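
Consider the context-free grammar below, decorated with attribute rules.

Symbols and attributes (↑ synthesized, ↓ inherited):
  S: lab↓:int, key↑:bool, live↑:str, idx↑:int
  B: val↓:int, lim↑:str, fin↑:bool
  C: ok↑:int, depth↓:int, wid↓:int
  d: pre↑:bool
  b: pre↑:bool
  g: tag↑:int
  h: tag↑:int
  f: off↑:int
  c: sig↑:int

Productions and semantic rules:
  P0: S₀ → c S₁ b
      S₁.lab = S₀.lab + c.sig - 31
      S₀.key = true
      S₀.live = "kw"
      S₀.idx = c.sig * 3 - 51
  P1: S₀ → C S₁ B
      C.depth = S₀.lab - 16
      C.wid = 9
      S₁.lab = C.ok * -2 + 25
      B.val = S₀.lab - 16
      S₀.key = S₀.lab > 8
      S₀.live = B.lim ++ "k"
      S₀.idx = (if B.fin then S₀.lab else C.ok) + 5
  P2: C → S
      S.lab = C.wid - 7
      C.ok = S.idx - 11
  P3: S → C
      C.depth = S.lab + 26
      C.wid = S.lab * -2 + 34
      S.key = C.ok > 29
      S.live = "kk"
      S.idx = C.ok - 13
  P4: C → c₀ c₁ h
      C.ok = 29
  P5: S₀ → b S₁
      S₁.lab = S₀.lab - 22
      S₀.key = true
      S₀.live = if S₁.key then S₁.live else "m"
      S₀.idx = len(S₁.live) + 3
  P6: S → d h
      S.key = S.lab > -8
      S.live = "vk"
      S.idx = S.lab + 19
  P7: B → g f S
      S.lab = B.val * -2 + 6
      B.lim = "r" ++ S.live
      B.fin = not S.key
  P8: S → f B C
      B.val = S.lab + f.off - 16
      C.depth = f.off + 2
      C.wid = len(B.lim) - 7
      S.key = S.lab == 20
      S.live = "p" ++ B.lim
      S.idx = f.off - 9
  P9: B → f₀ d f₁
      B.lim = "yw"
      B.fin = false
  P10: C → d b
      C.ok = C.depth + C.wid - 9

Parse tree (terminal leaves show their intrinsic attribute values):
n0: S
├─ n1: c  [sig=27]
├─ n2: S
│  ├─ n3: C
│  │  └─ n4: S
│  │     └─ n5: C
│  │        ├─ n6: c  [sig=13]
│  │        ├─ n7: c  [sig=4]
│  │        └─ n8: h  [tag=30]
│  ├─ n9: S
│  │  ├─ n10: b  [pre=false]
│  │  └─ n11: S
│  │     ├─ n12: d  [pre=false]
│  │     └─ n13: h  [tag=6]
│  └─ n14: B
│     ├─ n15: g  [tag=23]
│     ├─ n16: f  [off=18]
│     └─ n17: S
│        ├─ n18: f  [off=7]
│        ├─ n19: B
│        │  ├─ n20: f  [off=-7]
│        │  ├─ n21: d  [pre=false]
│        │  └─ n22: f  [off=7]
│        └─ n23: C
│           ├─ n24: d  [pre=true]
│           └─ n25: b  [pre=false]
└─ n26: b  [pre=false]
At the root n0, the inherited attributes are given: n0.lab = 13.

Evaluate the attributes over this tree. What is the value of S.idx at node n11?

1. n0.lab = 13  [given at root]
2. n1.sig = 27  [terminal]
3. n2.lab = 9  [S₀.lab + c.sig - 31]
4. n3.depth = -7  [S₀.lab - 16]
5. n3.wid = 9  [9]
6. n4.lab = 2  [C.wid - 7]
7. n5.depth = 28  [S.lab + 26]
8. n5.wid = 30  [S.lab * -2 + 34]
9. n6.sig = 13  [terminal]
10. n7.sig = 4  [terminal]
11. n8.tag = 30  [terminal]
12. n5.ok = 29  [29]
13. n4.key = false  [C.ok > 29]
14. n4.live = "kk"  ["kk"]
15. n4.idx = 16  [C.ok - 13]
16. n3.ok = 5  [S.idx - 11]
17. n9.lab = 15  [C.ok * -2 + 25]
18. n10.pre = false  [terminal]
19. n11.lab = -7  [S₀.lab - 22]
20. n12.pre = false  [terminal]
21. n13.tag = 6  [terminal]
22. n11.key = true  [S.lab > -8]
23. n11.live = "vk"  ["vk"]
24. n11.idx = 12  [S.lab + 19]
25. n9.key = true  [true]
26. n9.live = "vk"  [if S₁.key then S₁.live else "m"]
27. n9.idx = 5  [len(S₁.live) + 3]
28. n14.val = -7  [S₀.lab - 16]
29. n15.tag = 23  [terminal]
30. n16.off = 18  [terminal]
31. n17.lab = 20  [B.val * -2 + 6]
32. n18.off = 7  [terminal]
33. n19.val = 11  [S.lab + f.off - 16]
34. n20.off = -7  [terminal]
35. n21.pre = false  [terminal]
36. n22.off = 7  [terminal]
37. n19.lim = "yw"  ["yw"]
38. n19.fin = false  [false]
39. n23.depth = 9  [f.off + 2]
40. n23.wid = -5  [len(B.lim) - 7]
41. n24.pre = true  [terminal]
42. n25.pre = false  [terminal]
43. n23.ok = -5  [C.depth + C.wid - 9]
44. n17.key = true  [S.lab == 20]
45. n17.live = "pyw"  ["p" ++ B.lim]
46. n17.idx = -2  [f.off - 9]
47. n14.lim = "rpyw"  ["r" ++ S.live]
48. n14.fin = false  [not S.key]
49. n2.key = true  [S₀.lab > 8]
50. n2.live = "rpywk"  [B.lim ++ "k"]
51. n2.idx = 10  [(if B.fin then S₀.lab else C.ok) + 5]
52. n26.pre = false  [terminal]
53. n0.key = true  [true]
54. n0.live = "kw"  ["kw"]
55. n0.idx = 30  [c.sig * 3 - 51]

12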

========================================

Your objective — Within the material, how many lines hold the word "bool"? Only the number is needed.

The answer — 4